• DATASET RECORDS:
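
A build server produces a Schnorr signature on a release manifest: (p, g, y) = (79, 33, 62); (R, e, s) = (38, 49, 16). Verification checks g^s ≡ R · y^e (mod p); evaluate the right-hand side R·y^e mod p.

8

Squares mod 79: 62^1≡62, 62^2≡52, 62^4≡18, 62^8≡8, 62^16≡64, 62^32≡67
49 = 32 + 16 + 1, so 62^49 ≡ 67·64·62 ≡ 21 (mod 79)
R · y^e ≡ 38·21 = 798 ≡ 8 (mod 79)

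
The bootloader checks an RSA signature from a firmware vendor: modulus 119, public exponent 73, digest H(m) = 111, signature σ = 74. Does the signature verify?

does not verify

Squares mod 119: σ^1≡74, σ^2≡2, σ^4≡4, σ^8≡16, σ^16≡18, σ^32≡86, σ^64≡18
73 = 64 + 8 + 1, so σ^73 ≡ 18·16·74 ≡ 11 (mod 119)
The recovered value 11 does not match the digest 111.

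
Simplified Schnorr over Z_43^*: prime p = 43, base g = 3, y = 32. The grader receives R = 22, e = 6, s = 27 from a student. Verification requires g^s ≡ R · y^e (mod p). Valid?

g^s mod p:
3^2 = 9
3^4 ≡ 9^2 = 81 ≡ 38
3^8 ≡ 38^2 = 1444 ≡ 25
3^16 ≡ 25^2 = 625 ≡ 23
27 = 16 + 8 + 2 + 1, so 3^27 ≡ 23·25·9·3 ≡ 2 (mod 43)
R · y^e mod p:
32^2 = 1024 ≡ 35
32^4 ≡ 35^2 = 1225 ≡ 21
6 = 4 + 2, so 32^6 ≡ 21·35 ≡ 4 (mod 43)
22·4 = 88 ≡ 2 (mod 43)
2 ≡ 2 (mod 43); signature holds.

yes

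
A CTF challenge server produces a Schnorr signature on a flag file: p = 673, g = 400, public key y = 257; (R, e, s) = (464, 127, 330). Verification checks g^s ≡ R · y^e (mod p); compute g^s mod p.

Squares mod 673: 400^1≡400, 400^2≡499, 400^4≡664, 400^8≡81, 400^16≡504, 400^32≡295, 400^64≡208, 400^128≡192, 400^256≡522
330 = 256 + 64 + 8 + 2, so 400^330 ≡ 522·208·81·499 ≡ 621 (mod 673)

621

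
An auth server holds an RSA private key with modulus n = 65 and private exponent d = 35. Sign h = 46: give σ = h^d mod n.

41

h^2 ≡ 46^2 = 2116 ≡ 36
h^4 ≡ 36^2 = 1296 ≡ 61
h^8 ≡ 61^2 = 3721 ≡ 16
h^16 ≡ 16^2 = 256 ≡ 61
h^32 ≡ 61^2 = 3721 ≡ 16
35 = 32 + 2 + 1, so h^35 ≡ 16·36·46 ≡ 41 (mod 65)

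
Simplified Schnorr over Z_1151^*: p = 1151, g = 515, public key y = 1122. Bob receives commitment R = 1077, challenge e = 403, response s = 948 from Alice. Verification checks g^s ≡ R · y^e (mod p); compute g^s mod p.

391

Squares mod 1151: 515^1≡515, 515^2≡495, 515^4≡1013, 515^8≡628, 515^16≡742, 515^32≡386, 515^64≡517, 515^128≡257, 515^256≡442, 515^512≡845
948 = 512 + 256 + 128 + 32 + 16 + 4, so 515^948 ≡ 845·442·257·386·742·1013 ≡ 391 (mod 1151)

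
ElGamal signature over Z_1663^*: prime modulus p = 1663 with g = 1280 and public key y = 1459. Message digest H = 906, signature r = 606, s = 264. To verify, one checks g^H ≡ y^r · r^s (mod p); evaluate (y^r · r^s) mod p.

1459^2 = 2128681 ≡ 41
1459^4 ≡ 41^2 = 1681 ≡ 18
1459^8 ≡ 18^2 = 324
1459^16 ≡ 324^2 = 104976 ≡ 207
1459^32 ≡ 207^2 = 42849 ≡ 1274
1459^64 ≡ 1274^2 = 1623076 ≡ 1651
1459^128 ≡ 1651^2 = 2725801 ≡ 144
1459^256 ≡ 144^2 = 20736 ≡ 780
1459^512 ≡ 780^2 = 608400 ≡ 1405
606 = 512 + 64 + 16 + 8 + 4 + 2, so 1459^606 ≡ 1405·1651·207·324·18·41 ≡ 722 (mod 1663)
606^2 = 367236 ≡ 1376
606^4 ≡ 1376^2 = 1893376 ≡ 882
606^8 ≡ 882^2 = 777924 ≡ 1303
606^16 ≡ 1303^2 = 1697809 ≡ 1549
606^32 ≡ 1549^2 = 2399401 ≡ 1355
606^64 ≡ 1355^2 = 1836025 ≡ 73
606^128 ≡ 73^2 = 5329 ≡ 340
606^256 ≡ 340^2 = 115600 ≡ 853
264 = 256 + 8, so 606^264 ≡ 853·1303 ≡ 575 (mod 1663)
y^r · r^s ≡ 722·575 = 415150 ≡ 1063 (mod 1663)

1063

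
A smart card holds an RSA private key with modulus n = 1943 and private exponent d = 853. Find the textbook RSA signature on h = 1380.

h^853 mod 1943 = 1699

1699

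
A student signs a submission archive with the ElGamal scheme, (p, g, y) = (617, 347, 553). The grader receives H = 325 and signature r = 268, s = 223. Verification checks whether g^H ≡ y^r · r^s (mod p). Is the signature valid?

valid

Left side g^H mod p:
Squares mod 617: 347^1≡347, 347^2≡94, 347^4≡198, 347^8≡333, 347^16≡446, 347^32≡242, 347^64≡566, 347^128≡133, 347^256≡413
325 = 256 + 64 + 4 + 1, so 347^325 ≡ 413·566·198·347 ≡ 512 (mod 617)
Right side y^r · r^s mod p:
Squares mod 617: 553^1≡553, 553^2≡394, 553^4≡369, 553^8≡421, 553^16≡162, 553^32≡330, 553^64≡308, 553^128≡463, 553^256≡270
268 = 256 + 8 + 4, so 553^268 ≡ 270·421·369 ≡ 570 (mod 617)
Squares mod 617: 268^1≡268, 268^2≡252, 268^4≡570, 268^8≡358, 268^16≡445, 268^32≡585, 268^64≡407, 268^128≡293
223 = 128 + 64 + 16 + 8 + 4 + 2 + 1, so 268^223 ≡ 293·407·445·358·570·252·268 ≡ 81 (mod 617)
570·81 = 46170 ≡ 512 (mod 617)
512 ≡ 512 (mod 617), so the signature is genuine.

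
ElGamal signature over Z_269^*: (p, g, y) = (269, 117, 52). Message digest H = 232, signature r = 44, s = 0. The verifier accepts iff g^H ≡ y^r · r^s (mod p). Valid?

yes

Left side g^H mod p:
Squares mod 269: 117^1≡117, 117^2≡239, 117^4≡93, 117^8≡41, 117^16≡67, 117^32≡185, 117^64≡62, 117^128≡78
232 = 128 + 64 + 32 + 8, so 117^232 ≡ 78·62·185·41 ≡ 220 (mod 269)
Right side y^r · r^s mod p:
Squares mod 269: 52^1≡52, 52^2≡14, 52^4≡196, 52^8≡218, 52^16≡180, 52^32≡120
44 = 32 + 8 + 4, so 52^44 ≡ 120·218·196 ≡ 220 (mod 269)
44^0 mod 269 = 1
220·1 = 220 ≡ 220 (mod 269)
220 ≡ 220 (mod 269), so the signature is genuine.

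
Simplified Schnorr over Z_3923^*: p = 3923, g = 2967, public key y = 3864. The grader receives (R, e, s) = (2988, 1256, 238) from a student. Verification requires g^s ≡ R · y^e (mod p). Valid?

g^s mod p:
2967^238 mod 3923 = 1087
R · y^e mod p:
3864^1256 mod 3923 = 273
2988·273 = 815724 ≡ 3663 (mod 3923)
1087 ≠ 3663; the check fails.

no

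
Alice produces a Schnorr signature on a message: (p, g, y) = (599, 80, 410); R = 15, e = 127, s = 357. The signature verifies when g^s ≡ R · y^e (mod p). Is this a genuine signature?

forged

g^s mod p:
Squares mod 599: 80^1≡80, 80^2≡410, 80^4≡380, 80^8≡41, 80^16≡483, 80^32≡278, 80^64≡13, 80^128≡169, 80^256≡408
357 = 256 + 64 + 32 + 4 + 1, so 80^357 ≡ 408·13·278·380·80 ≡ 130 (mod 599)
R · y^e mod p:
Squares mod 599: 410^1≡410, 410^2≡380, 410^4≡41, 410^8≡483, 410^16≡278, 410^32≡13, 410^64≡169
127 = 64 + 32 + 16 + 8 + 4 + 2 + 1, so 410^127 ≡ 169·13·278·483·41·380·410 ≡ 188 (mod 599)
15·188 = 2820 ≡ 424 (mod 599)
130 ≠ 424; the check fails.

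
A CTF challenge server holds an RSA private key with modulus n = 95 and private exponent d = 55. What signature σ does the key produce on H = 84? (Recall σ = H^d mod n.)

84

H^2 ≡ 84^2 = 7056 ≡ 26
H^4 ≡ 26^2 = 676 ≡ 11
H^8 ≡ 11^2 = 121 ≡ 26
H^16 ≡ 26^2 = 676 ≡ 11
H^32 ≡ 11^2 = 121 ≡ 26
55 = 32 + 16 + 4 + 2 + 1, so H^55 ≡ 26·11·11·26·84 ≡ 84 (mod 95)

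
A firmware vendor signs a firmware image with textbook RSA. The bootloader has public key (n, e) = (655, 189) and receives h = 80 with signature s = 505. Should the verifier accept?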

• WHAT THE TASK ASKS: Exactly repeat the lines from the line that contains "Simplified Schnorr over Z_3923^*: p" to the end of the entries, both included, and leave out all other lines.

• ANSWER TO THIS EXERCISE:
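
Simplified Schnorr over Z_3923^*: p = 3923, g = 2967, public key y = 3864. The grader receives (R, e, s) = (2988, 1256, 238) from a student. Verification requires g^s ≡ R · y^e (mod p). Valid?

g^s mod p:
2967^238 mod 3923 = 1087
R · y^e mod p:
3864^1256 mod 3923 = 273
2988·273 = 815724 ≡ 3663 (mod 3923)
1087 ≠ 3663; the check fails.

no

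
Alice produces a Schnorr signature on a message: (p, g, y) = (599, 80, 410); R = 15, e = 127, s = 357. The signature verifies when g^s ≡ R · y^e (mod p). Is this a genuine signature?

forged

g^s mod p:
Squares mod 599: 80^1≡80, 80^2≡410, 80^4≡380, 80^8≡41, 80^16≡483, 80^32≡278, 80^64≡13, 80^128≡169, 80^256≡408
357 = 256 + 64 + 32 + 4 + 1, so 80^357 ≡ 408·13·278·380·80 ≡ 130 (mod 599)
R · y^e mod p:
Squares mod 599: 410^1≡410, 410^2≡380, 410^4≡41, 410^8≡483, 410^16≡278, 410^32≡13, 410^64≡169
127 = 64 + 32 + 16 + 8 + 4 + 2 + 1, so 410^127 ≡ 169·13·278·483·41·380·410 ≡ 188 (mod 599)
15·188 = 2820 ≡ 424 (mod 599)
130 ≠ 424; the check fails.

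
A CTF challenge server holds an RSA private key with modulus n = 95 and private exponent d = 55. What signature σ does the key produce on H = 84? (Recall σ = H^d mod n.)

84

H^2 ≡ 84^2 = 7056 ≡ 26
H^4 ≡ 26^2 = 676 ≡ 11
H^8 ≡ 11^2 = 121 ≡ 26
H^16 ≡ 26^2 = 676 ≡ 11
H^32 ≡ 11^2 = 121 ≡ 26
55 = 32 + 16 + 4 + 2 + 1, so H^55 ≡ 26·11·11·26·84 ≡ 84 (mod 95)

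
A firmware vendor signs a firmware image with textbook RSA. The bootloader has public key (n, e) = (655, 189) and receives h = 80 with signature s = 505. Should the verifier accept?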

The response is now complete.